Problem details
Each line of the material holding the word "NZCV" must be identified and copied.

Task inputs
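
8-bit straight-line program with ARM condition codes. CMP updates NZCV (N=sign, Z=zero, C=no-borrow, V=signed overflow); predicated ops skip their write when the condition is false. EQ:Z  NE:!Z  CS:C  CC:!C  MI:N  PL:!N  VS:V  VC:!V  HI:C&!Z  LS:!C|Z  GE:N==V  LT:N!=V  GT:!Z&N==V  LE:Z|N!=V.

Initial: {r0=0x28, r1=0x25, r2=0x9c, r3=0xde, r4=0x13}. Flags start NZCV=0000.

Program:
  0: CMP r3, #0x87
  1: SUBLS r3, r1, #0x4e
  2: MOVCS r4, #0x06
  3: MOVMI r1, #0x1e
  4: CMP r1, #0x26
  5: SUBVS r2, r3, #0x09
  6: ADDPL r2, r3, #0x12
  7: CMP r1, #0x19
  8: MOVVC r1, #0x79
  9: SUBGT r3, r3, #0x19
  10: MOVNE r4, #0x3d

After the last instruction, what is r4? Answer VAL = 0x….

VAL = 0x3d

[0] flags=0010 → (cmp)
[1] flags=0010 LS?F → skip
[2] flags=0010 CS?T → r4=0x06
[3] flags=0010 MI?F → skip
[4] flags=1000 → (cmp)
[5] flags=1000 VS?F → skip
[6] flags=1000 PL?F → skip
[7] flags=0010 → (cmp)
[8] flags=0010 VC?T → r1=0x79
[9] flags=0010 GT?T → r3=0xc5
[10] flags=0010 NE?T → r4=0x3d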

--

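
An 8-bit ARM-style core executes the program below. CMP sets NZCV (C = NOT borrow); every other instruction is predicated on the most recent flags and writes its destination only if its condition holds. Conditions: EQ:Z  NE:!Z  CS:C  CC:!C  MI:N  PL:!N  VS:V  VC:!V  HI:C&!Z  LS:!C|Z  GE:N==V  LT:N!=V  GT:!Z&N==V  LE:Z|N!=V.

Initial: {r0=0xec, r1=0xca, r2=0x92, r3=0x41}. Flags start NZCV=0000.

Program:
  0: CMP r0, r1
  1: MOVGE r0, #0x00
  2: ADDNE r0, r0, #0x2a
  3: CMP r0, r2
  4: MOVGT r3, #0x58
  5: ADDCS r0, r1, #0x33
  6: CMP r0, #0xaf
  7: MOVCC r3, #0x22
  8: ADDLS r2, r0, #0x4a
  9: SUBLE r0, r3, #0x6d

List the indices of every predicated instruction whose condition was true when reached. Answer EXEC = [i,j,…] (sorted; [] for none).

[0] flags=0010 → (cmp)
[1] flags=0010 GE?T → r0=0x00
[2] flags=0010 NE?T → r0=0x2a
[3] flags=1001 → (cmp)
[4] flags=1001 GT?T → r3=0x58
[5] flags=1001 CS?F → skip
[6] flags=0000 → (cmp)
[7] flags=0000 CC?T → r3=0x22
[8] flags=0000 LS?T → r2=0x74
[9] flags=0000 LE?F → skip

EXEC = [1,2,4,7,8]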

Result of the task
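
8-bit straight-line program with ARM condition codes. CMP updates NZCV (N=sign, Z=zero, C=no-borrow, V=signed overflow); predicated ops skip their write when the condition is false. EQ:Z  NE:!Z  CS:C  CC:!C  MI:N  PL:!N  VS:V  VC:!V  HI:C&!Z  LS:!C|Z  GE:N==V  LT:N!=V  GT:!Z&N==V  LE:Z|N!=V.
Initial: {r0=0x28, r1=0x25, r2=0x9c, r3=0xde, r4=0x13}. Flags start NZCV=0000.
An 8-bit ARM-style core executes the program below. CMP sets NZCV (C = NOT borrow); every other instruction is predicated on the most recent flags and writes its destination only if its condition holds. Conditions: EQ:Z  NE:!Z  CS:C  CC:!C  MI:N  PL:!N  VS:V  VC:!V  HI:C&!Z  LS:!C|Z  GE:N==V  LT:N!=V  GT:!Z&N==V  LE:Z|N!=V.
Initial: {r0=0xec, r1=0xca, r2=0x92, r3=0x41}. Flags start NZCV=0000.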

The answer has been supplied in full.